### Aim of the task
Look through the records below and state how many lines carry the string "kappa", adding nothing.

### Supplied data
::::::::::
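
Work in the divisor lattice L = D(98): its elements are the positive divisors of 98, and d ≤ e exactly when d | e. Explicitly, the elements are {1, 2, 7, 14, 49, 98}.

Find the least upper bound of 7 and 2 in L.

14

In the divisibility order, the join is the least common multiple: lcm(7, 2) = 14.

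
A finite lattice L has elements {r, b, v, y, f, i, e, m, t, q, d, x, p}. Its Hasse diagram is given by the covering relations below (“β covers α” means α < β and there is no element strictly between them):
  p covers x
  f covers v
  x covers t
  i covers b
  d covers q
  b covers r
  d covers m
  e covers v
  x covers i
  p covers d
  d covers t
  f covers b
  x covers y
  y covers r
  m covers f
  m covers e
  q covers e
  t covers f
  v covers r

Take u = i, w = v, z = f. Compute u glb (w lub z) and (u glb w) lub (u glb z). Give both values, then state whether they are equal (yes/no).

b; b; yes

w lub z = f, so u glb (w lub z) = i glb f = b.
u glb w = r and u glb z = b, so (u glb w) lub (u glb z) = r lub b = b.
Equal: yes.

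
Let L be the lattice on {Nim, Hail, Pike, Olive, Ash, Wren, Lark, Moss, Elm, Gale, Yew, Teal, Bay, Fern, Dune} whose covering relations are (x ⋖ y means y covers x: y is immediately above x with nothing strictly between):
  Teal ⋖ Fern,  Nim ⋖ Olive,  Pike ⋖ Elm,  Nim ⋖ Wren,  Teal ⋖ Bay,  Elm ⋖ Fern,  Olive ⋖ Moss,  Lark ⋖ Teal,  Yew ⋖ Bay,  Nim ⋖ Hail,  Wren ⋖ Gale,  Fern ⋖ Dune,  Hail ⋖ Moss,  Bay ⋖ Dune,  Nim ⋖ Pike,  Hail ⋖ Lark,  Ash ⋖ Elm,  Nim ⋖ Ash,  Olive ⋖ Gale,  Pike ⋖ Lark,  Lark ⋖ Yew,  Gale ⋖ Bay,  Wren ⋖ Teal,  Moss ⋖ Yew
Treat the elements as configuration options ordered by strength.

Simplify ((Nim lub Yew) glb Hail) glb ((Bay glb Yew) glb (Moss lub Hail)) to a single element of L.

Hail

Nim ∨ Yew = Yew
Yew ∧ Hail = Hail
Bay ∧ Yew = Yew
Moss ∨ Hail = Moss
Yew ∧ Moss = Moss
Hail ∧ Moss = Hail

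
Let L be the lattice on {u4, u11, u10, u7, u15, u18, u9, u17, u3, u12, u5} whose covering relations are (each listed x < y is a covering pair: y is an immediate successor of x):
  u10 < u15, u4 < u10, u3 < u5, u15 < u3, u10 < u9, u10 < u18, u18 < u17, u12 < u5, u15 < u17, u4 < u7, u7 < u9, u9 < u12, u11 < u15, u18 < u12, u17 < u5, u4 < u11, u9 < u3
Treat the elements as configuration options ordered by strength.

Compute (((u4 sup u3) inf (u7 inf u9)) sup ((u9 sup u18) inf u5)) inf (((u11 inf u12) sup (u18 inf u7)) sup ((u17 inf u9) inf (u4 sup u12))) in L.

u4 ∨ u3 = u3
u7 ∧ u9 = u7
u3 ∧ u7 = u7
u9 ∨ u18 = u12
u12 ∧ u5 = u12
u7 ∨ u12 = u12
u11 ∧ u12 = u4
u18 ∧ u7 = u4
u4 ∨ u4 = u4
u17 ∧ u9 = u10
u4 ∨ u12 = u12
u10 ∧ u12 = u10
u4 ∨ u10 = u10
u12 ∧ u10 = u10

u10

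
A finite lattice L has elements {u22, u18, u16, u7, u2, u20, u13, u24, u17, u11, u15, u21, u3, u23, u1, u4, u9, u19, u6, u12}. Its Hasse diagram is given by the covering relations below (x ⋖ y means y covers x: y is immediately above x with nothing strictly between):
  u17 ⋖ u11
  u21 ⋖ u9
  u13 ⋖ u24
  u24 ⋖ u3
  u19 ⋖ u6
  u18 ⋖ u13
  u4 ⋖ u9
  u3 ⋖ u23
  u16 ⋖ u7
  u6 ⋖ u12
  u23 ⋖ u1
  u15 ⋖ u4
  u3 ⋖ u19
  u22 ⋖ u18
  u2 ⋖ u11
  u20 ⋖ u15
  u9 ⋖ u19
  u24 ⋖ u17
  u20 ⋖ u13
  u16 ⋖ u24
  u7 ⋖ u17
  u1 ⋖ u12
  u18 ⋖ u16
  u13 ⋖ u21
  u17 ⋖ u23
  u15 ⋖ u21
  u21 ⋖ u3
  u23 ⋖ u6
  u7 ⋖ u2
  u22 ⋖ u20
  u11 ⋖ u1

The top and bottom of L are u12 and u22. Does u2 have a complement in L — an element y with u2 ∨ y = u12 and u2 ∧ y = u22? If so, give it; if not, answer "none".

Need y with u2 ∨ y = u12 and u2 ∧ y = u22.
Checking each element gives: u4.

u4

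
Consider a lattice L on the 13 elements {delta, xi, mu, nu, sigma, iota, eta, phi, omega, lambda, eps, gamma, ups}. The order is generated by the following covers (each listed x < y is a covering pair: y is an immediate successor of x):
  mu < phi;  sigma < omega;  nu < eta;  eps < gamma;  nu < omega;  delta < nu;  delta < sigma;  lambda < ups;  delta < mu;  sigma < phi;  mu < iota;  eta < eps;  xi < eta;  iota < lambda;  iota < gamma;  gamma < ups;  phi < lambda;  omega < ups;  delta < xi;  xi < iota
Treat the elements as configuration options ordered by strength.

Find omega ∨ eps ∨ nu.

Common upper bounds of {omega, eps, nu}: ups.
The least among these is ups.

ups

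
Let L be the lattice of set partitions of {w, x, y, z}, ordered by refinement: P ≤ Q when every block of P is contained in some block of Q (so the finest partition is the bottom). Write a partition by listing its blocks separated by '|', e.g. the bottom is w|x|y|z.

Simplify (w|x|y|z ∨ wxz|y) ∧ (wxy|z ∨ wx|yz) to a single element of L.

w|x|y|z ∨ wxz|y = wxz|y
wxy|z ∨ wx|yz = wxyz
wxz|y ∧ wxyz = wxz|y

wxz|y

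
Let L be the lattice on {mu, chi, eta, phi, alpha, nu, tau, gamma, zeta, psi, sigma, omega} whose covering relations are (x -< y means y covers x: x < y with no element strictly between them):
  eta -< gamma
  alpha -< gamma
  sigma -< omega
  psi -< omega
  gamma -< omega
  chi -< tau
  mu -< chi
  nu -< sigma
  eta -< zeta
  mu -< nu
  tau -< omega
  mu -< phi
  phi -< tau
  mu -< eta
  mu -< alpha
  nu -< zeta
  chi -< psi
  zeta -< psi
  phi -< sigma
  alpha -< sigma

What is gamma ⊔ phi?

Common upper bounds of {gamma, phi}: omega.
The least among these is omega.

omega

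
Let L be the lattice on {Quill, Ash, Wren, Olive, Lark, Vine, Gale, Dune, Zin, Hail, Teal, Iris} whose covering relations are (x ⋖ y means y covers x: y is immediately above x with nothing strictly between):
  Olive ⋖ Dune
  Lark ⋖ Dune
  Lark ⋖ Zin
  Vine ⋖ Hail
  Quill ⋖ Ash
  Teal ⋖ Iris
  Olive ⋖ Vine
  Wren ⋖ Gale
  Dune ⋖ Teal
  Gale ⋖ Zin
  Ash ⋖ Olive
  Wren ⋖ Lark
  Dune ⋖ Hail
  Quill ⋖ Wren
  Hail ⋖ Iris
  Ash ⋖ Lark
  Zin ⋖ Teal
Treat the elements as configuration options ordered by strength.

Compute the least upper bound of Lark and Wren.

Common upper bounds of {Lark, Wren}: Dune, Hail, Iris, Lark, Teal, Zin.
The least among these is Lark.

Lark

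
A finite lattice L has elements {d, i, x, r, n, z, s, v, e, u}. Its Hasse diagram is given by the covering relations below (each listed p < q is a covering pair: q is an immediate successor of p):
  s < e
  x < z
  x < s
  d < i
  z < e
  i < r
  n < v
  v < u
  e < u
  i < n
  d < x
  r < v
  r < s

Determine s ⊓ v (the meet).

r

Common lower bounds of {s, v}: d, i, r.
The greatest among these is r.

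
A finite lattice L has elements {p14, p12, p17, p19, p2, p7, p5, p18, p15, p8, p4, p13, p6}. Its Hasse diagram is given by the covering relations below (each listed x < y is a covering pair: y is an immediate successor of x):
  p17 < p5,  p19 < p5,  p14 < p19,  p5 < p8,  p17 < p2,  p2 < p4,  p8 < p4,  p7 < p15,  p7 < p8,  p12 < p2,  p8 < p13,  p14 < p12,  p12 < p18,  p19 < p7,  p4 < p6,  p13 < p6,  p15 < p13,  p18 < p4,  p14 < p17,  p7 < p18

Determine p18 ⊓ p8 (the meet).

Common lower bounds of {p18, p8}: p14, p19, p7.
The greatest among these is p7.

p7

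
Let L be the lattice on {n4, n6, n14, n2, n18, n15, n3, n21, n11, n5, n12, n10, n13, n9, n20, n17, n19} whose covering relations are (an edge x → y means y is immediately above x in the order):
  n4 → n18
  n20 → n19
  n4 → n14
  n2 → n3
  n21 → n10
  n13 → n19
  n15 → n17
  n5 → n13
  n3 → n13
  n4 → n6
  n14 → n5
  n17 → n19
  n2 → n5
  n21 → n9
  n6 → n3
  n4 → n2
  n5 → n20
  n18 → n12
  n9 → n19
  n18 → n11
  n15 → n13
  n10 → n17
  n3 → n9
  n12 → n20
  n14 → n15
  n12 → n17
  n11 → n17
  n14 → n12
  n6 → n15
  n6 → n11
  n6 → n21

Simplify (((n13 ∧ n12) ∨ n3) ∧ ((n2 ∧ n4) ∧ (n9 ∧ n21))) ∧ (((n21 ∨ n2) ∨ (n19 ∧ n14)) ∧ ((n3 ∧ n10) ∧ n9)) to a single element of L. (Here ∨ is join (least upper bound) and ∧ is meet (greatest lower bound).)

n13 ∧ n12 = n14
n14 ∨ n3 = n13
n2 ∧ n4 = n4
n9 ∧ n21 = n21
n4 ∧ n21 = n4
n13 ∧ n4 = n4
n21 ∨ n2 = n9
n19 ∧ n14 = n14
n9 ∨ n14 = n19
n3 ∧ n10 = n6
n6 ∧ n9 = n6
n19 ∧ n6 = n6
n4 ∧ n6 = n4

n4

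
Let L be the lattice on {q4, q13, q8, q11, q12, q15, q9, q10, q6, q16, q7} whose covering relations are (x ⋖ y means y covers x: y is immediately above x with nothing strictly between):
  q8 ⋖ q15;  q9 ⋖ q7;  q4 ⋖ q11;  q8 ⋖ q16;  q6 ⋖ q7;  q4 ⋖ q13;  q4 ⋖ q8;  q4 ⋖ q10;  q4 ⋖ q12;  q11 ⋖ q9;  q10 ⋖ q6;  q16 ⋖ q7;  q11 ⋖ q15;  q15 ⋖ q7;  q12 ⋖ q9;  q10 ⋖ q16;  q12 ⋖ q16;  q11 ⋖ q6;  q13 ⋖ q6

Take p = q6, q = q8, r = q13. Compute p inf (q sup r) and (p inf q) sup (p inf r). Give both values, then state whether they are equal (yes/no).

q6; q13; no

q sup r = q7, so p inf (q sup r) = q6 inf q7 = q6.
p inf q = q4 and p inf r = q13, so (p inf q) sup (p inf r) = q4 sup q13 = q13.
Equal: no.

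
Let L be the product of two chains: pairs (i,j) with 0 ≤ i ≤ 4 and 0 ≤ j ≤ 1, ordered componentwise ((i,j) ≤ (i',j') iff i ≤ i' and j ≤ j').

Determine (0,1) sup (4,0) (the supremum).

In a product of chains, the join is componentwise max, giving (4,1).

(4,1)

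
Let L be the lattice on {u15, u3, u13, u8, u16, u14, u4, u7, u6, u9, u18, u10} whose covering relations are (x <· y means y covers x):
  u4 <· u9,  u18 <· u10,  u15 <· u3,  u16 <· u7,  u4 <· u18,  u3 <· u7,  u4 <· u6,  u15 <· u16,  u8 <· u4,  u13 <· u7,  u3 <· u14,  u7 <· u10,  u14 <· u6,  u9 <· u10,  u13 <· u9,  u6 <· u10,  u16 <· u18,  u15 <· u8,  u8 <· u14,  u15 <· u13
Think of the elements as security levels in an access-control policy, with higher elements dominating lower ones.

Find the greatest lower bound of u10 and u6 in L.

u6

Common lower bounds of {u10, u6}: u14, u15, u3, u4, u6, u8.
The greatest among these is u6.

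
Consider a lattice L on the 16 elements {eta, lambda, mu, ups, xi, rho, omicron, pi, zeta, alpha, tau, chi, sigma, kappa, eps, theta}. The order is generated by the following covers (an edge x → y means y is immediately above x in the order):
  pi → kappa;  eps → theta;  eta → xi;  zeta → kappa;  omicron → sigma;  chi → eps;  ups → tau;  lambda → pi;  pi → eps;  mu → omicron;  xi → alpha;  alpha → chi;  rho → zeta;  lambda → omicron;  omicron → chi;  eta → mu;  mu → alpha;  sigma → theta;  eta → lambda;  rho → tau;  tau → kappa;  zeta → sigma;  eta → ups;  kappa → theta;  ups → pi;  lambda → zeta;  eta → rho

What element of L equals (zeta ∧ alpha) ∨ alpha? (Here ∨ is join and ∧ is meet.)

zeta ∧ alpha = eta
eta ∨ alpha = alpha

alpha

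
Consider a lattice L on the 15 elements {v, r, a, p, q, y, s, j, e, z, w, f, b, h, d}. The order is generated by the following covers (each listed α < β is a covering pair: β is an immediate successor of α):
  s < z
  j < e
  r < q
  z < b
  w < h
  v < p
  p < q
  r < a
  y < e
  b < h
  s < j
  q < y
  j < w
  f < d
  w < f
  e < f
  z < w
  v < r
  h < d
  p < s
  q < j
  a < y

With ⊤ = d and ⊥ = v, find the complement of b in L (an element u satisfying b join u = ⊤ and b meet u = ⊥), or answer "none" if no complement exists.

Need u with b ∨ u = d and b ∧ u = v.
Checking each element gives: a.

a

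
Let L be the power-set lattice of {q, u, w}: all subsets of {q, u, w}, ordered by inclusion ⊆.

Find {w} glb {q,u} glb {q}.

Common lower bounds of {{w}, {q,u}, {q}}: ∅.
The greatest among these is ∅.

∅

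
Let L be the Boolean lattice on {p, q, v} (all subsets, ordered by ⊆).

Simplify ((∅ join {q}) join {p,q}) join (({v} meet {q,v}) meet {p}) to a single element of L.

{p,q}

∅ ∨ {q} = {q}
{q} ∨ {p,q} = {p,q}
{v} ∧ {q,v} = {v}
{v} ∧ {p} = ∅
{p,q} ∨ ∅ = {p,q}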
::::::::::
### Your response
2